*Task prompt*
Start to finish, the listing must be rewritten exactly.

*The data*
━━━━━━━━━━━━━━━━

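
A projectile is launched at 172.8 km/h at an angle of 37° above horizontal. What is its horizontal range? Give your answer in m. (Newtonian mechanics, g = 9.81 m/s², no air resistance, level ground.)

v₀ = 172.8 km/h × 0.2777777777777778 = 48.0 m/s
R = v₀² × sin(2θ) / g = 48.0² × sin(2 × 37°) / 9.81 = 2304.0 × 0.961262 / 9.81 = 225.8 m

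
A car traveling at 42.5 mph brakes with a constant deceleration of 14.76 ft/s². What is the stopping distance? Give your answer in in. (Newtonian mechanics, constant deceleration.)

v₀ = 42.5 mph × 0.44704 = 18.9992 m/s
a = 14.76 ft/s² × 0.3048 = 4.49885 m/s²
d = v₀² / (2a) = 18.9992² / (2 × 4.49885) = 360.97 / 8.9977 = 40.118 m
d = 40.118 m / 0.0254 = 1579 in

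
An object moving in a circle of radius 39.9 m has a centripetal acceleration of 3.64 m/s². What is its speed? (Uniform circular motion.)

v = √(a_c × r) = √(3.64 × 39.9) = 12.05 m/s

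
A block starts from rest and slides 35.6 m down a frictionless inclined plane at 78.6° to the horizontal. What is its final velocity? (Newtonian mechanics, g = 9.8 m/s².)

a = g sin(θ) = 9.8 × sin(78.6°) = 9.6067 m/s²
v = √(2ad) = √(2 × 9.6067 × 35.6) = 26.15 m/s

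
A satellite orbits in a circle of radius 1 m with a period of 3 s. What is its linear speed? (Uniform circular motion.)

v = 2πr/T = 2π×1/3 = 2.09 m/s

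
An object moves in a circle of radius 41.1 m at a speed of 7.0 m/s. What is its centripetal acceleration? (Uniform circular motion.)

a_c = v²/r = 7.0²/41.1 = 49.0/41.1 = 1.19 m/s²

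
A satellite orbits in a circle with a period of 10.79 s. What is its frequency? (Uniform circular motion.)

f = 1/T = 1/10.79 = 0.0927 Hz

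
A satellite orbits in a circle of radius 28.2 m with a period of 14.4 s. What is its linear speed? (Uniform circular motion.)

v = 2πr/T = 2π×28.2/14.4 = 12.3 m/s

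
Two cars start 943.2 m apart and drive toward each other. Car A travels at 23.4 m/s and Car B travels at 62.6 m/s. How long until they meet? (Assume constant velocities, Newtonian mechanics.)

Combined speed: v_combined = 23.4 + 62.6 = 86.0 m/s
Time to meet: t = d/v_combined = 943.2/86.0 = 10.97 s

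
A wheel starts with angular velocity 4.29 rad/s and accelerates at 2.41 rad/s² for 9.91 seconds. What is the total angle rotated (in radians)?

θ = ω₀t + ½αt² = 4.29×9.91 + ½×2.41×9.91² = 160.85 rad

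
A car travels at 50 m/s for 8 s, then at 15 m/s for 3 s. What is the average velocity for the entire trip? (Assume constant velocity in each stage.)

d₁ = v₁t₁ = 50 × 8 = 400 m
d₂ = v₂t₂ = 15 × 3 = 45 m
d_total = 445 m, t_total = 11 s
v_avg = d_total/t_total = 445/11 = 40.45 m/s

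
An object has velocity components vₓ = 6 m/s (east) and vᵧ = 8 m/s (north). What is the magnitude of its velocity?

|v| = √(vₓ² + vᵧ²) = √(6² + 8²) = √(100) = 10.0 m/s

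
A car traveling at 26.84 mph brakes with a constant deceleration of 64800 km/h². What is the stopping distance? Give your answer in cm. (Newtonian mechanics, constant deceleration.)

v₀ = 26.84 mph × 0.44704 = 11.9986 m/s
a = 64800 km/h² × 7.716049382716049e-05 = 5.0 m/s²
d = v₀² / (2a) = 11.9986² / (2 × 5.0) = 143.966 / 10.0 = 14.3966 m
d = 14.3966 m / 0.01 = 1440 cm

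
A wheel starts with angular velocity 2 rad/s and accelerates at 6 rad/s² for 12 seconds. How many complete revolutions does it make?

θ = ω₀t + ½αt² = 2×12 + ½×6×12² = 456.0 rad
Total revolutions = θ/(2π) = 456.0/(2π) = 72.57
Complete revolutions = ⌊72.57⌋ = 72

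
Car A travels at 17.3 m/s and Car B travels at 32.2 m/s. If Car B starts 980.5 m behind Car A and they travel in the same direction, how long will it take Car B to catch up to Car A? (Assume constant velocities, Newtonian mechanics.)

Relative speed: v_rel = 32.2 - 17.3 = 14.9 m/s
Time to catch: t = d₀/v_rel = 980.5/14.9 = 65.81 s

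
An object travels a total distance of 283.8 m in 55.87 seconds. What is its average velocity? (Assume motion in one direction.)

v_avg = Δd / Δt = 283.8 / 55.87 = 5.08 m/s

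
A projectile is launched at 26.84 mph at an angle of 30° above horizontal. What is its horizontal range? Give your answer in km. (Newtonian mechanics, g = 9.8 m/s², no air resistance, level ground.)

v₀ = 26.84 mph × 0.44704 = 11.9986 m/s
R = v₀² × sin(2θ) / g = 11.9986² × sin(2 × 30°) / 9.8 = 143.966 × 0.866025 / 9.8 = 12.7223 m
R = 12.7223 m / 1000.0 = 0.01272 km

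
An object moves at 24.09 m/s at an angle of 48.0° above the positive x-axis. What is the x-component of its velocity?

vₓ = v cos(θ) = 24.09 × cos(48.0°) = 16.12 m/s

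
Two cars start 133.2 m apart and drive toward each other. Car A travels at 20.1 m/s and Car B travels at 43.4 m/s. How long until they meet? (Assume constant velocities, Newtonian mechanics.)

Combined speed: v_combined = 20.1 + 43.4 = 63.5 m/s
Time to meet: t = d/v_combined = 133.2/63.5 = 2.1 s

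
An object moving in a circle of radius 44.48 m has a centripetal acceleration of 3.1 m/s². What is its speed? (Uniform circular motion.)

v = √(a_c × r) = √(3.1 × 44.48) = 11.74 m/s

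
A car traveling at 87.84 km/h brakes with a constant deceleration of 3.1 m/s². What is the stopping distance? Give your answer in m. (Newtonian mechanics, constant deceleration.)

v₀ = 87.84 km/h × 0.2777777777777778 = 24.4 m/s
d = v₀² / (2a) = 24.4² / (2 × 3.1) = 595.36 / 6.2 = 96.03 m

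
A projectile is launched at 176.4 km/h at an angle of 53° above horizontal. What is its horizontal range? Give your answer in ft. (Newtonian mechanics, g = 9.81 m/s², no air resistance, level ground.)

v₀ = 176.4 km/h × 0.2777777777777778 = 49.0 m/s
R = v₀² × sin(2θ) / g = 49.0² × sin(2 × 53°) / 9.81 = 2401.0 × 0.961262 / 9.81 = 235.269 m
R = 235.269 m / 0.3048 = 771.9 ft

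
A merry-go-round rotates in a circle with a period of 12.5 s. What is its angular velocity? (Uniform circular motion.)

ω = 2π/T = 2π/12.5 = 0.5027 rad/s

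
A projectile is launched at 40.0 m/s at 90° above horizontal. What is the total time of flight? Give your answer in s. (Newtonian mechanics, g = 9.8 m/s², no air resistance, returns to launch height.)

T = 2 × v₀ × sin(θ) / g = 2 × 40.0 × sin(90°) / 9.8 = 2 × 40.0 × 1.0 / 9.8 = 8.163 s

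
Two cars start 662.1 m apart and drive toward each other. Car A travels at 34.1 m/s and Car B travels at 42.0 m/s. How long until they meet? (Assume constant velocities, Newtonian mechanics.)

Combined speed: v_combined = 34.1 + 42.0 = 76.1 m/s
Time to meet: t = d/v_combined = 662.1/76.1 = 8.7 s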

━━━━━━━━━━━━━━━━

*Exercise solution*
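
A projectile is launched at 172.8 km/h at an angle of 37° above horizontal. What is its horizontal range? Give your answer in m. (Newtonian mechanics, g = 9.81 m/s², no air resistance, level ground.)

v₀ = 172.8 km/h × 0.2777777777777778 = 48.0 m/s
R = v₀² × sin(2θ) / g = 48.0² × sin(2 × 37°) / 9.81 = 2304.0 × 0.961262 / 9.81 = 225.8 m

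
A car traveling at 42.5 mph brakes with a constant deceleration of 14.76 ft/s². What is the stopping distance? Give your answer in in. (Newtonian mechanics, constant deceleration.)

v₀ = 42.5 mph × 0.44704 = 18.9992 m/s
a = 14.76 ft/s² × 0.3048 = 4.49885 m/s²
d = v₀² / (2a) = 18.9992² / (2 × 4.49885) = 360.97 / 8.9977 = 40.118 m
d = 40.118 m / 0.0254 = 1579 in

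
An object moving in a circle of radius 39.9 m has a centripetal acceleration of 3.64 m/s². What is its speed? (Uniform circular motion.)

v = √(a_c × r) = √(3.64 × 39.9) = 12.05 m/s

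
A block starts from rest and slides 35.6 m down a frictionless inclined plane at 78.6° to the horizontal. What is its final velocity? (Newtonian mechanics, g = 9.8 m/s².)

a = g sin(θ) = 9.8 × sin(78.6°) = 9.6067 m/s²
v = √(2ad) = √(2 × 9.6067 × 35.6) = 26.15 m/s

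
A satellite orbits in a circle of radius 1 m with a period of 3 s. What is its linear speed? (Uniform circular motion.)

v = 2πr/T = 2π×1/3 = 2.09 m/s

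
An object moves in a circle of radius 41.1 m at a speed of 7.0 m/s. What is its centripetal acceleration? (Uniform circular motion.)

a_c = v²/r = 7.0²/41.1 = 49.0/41.1 = 1.19 m/s²

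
A satellite orbits in a circle with a period of 10.79 s. What is its frequency? (Uniform circular motion.)

f = 1/T = 1/10.79 = 0.0927 Hz

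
A satellite orbits in a circle of radius 28.2 m with a period of 14.4 s. What is its linear speed? (Uniform circular motion.)

v = 2πr/T = 2π×28.2/14.4 = 12.3 m/s

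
Two cars start 943.2 m apart and drive toward each other. Car A travels at 23.4 m/s and Car B travels at 62.6 m/s. How long until they meet? (Assume constant velocities, Newtonian mechanics.)

Combined speed: v_combined = 23.4 + 62.6 = 86.0 m/s
Time to meet: t = d/v_combined = 943.2/86.0 = 10.97 s

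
A wheel starts with angular velocity 4.29 rad/s and accelerates at 2.41 rad/s² for 9.91 seconds. What is the total angle rotated (in radians)?

θ = ω₀t + ½αt² = 4.29×9.91 + ½×2.41×9.91² = 160.85 rad

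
A car travels at 50 m/s for 8 s, then at 15 m/s for 3 s. What is the average velocity for the entire trip? (Assume constant velocity in each stage.)

d₁ = v₁t₁ = 50 × 8 = 400 m
d₂ = v₂t₂ = 15 × 3 = 45 m
d_total = 445 m, t_total = 11 s
v_avg = d_total/t_total = 445/11 = 40.45 m/s

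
An object has velocity components vₓ = 6 m/s (east) and vᵧ = 8 m/s (north). What is the magnitude of its velocity?

|v| = √(vₓ² + vᵧ²) = √(6² + 8²) = √(100) = 10.0 m/s

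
A car traveling at 26.84 mph brakes with a constant deceleration of 64800 km/h². What is the stopping distance? Give your answer in cm. (Newtonian mechanics, constant deceleration.)

v₀ = 26.84 mph × 0.44704 = 11.9986 m/s
a = 64800 km/h² × 7.716049382716049e-05 = 5.0 m/s²
d = v₀² / (2a) = 11.9986² / (2 × 5.0) = 143.966 / 10.0 = 14.3966 m
d = 14.3966 m / 0.01 = 1440 cm

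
A wheel starts with angular velocity 2 rad/s and accelerates at 6 rad/s² for 12 seconds. How many complete revolutions does it make?

θ = ω₀t + ½αt² = 2×12 + ½×6×12² = 456.0 rad
Total revolutions = θ/(2π) = 456.0/(2π) = 72.57
Complete revolutions = ⌊72.57⌋ = 72

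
Car A travels at 17.3 m/s and Car B travels at 32.2 m/s. If Car B starts 980.5 m behind Car A and they travel in the same direction, how long will it take Car B to catch up to Car A? (Assume constant velocities, Newtonian mechanics.)

Relative speed: v_rel = 32.2 - 17.3 = 14.9 m/s
Time to catch: t = d₀/v_rel = 980.5/14.9 = 65.81 s

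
An object travels a total distance of 283.8 m in 55.87 seconds. What is its average velocity? (Assume motion in one direction.)

v_avg = Δd / Δt = 283.8 / 55.87 = 5.08 m/s

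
A projectile is launched at 26.84 mph at an angle of 30° above horizontal. What is its horizontal range? Give your answer in km. (Newtonian mechanics, g = 9.8 m/s², no air resistance, level ground.)

v₀ = 26.84 mph × 0.44704 = 11.9986 m/s
R = v₀² × sin(2θ) / g = 11.9986² × sin(2 × 30°) / 9.8 = 143.966 × 0.866025 / 9.8 = 12.7223 m
R = 12.7223 m / 1000.0 = 0.01272 km

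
An object moves at 24.09 m/s at an angle of 48.0° above the positive x-axis. What is the x-component of its velocity?

vₓ = v cos(θ) = 24.09 × cos(48.0°) = 16.12 m/s

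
Two cars start 133.2 m apart and drive toward each other. Car A travels at 20.1 m/s and Car B travels at 43.4 m/s. How long until they meet? (Assume constant velocities, Newtonian mechanics.)

Combined speed: v_combined = 20.1 + 43.4 = 63.5 m/s
Time to meet: t = d/v_combined = 133.2/63.5 = 2.1 s

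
An object moving in a circle of radius 44.48 m has a centripetal acceleration of 3.1 m/s². What is its speed? (Uniform circular motion.)

v = √(a_c × r) = √(3.1 × 44.48) = 11.74 m/s

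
A car traveling at 87.84 km/h brakes with a constant deceleration of 3.1 m/s². What is the stopping distance? Give your answer in m. (Newtonian mechanics, constant deceleration.)

v₀ = 87.84 km/h × 0.2777777777777778 = 24.4 m/s
d = v₀² / (2a) = 24.4² / (2 × 3.1) = 595.36 / 6.2 = 96.03 m

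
A projectile is launched at 176.4 km/h at an angle of 53° above horizontal. What is its horizontal range? Give your answer in ft. (Newtonian mechanics, g = 9.81 m/s², no air resistance, level ground.)

v₀ = 176.4 km/h × 0.2777777777777778 = 49.0 m/s
R = v₀² × sin(2θ) / g = 49.0² × sin(2 × 53°) / 9.81 = 2401.0 × 0.961262 / 9.81 = 235.269 m
R = 235.269 m / 0.3048 = 771.9 ft

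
A merry-go-round rotates in a circle with a period of 12.5 s. What is its angular velocity? (Uniform circular motion.)

ω = 2π/T = 2π/12.5 = 0.5027 rad/s

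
A projectile is launched at 40.0 m/s at 90° above horizontal. What is the total time of flight? Give your answer in s. (Newtonian mechanics, g = 9.8 m/s², no air resistance, returns to launch height.)

T = 2 × v₀ × sin(θ) / g = 2 × 40.0 × sin(90°) / 9.8 = 2 × 40.0 × 1.0 / 9.8 = 8.163 s

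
Two cars start 662.1 m apart and drive toward each other. Car A travels at 34.1 m/s and Car B travels at 42.0 m/s. How long until they meet? (Assume constant velocities, Newtonian mechanics.)

Combined speed: v_combined = 34.1 + 42.0 = 76.1 m/s
Time to meet: t = d/v_combined = 662.1/76.1 = 8.7 s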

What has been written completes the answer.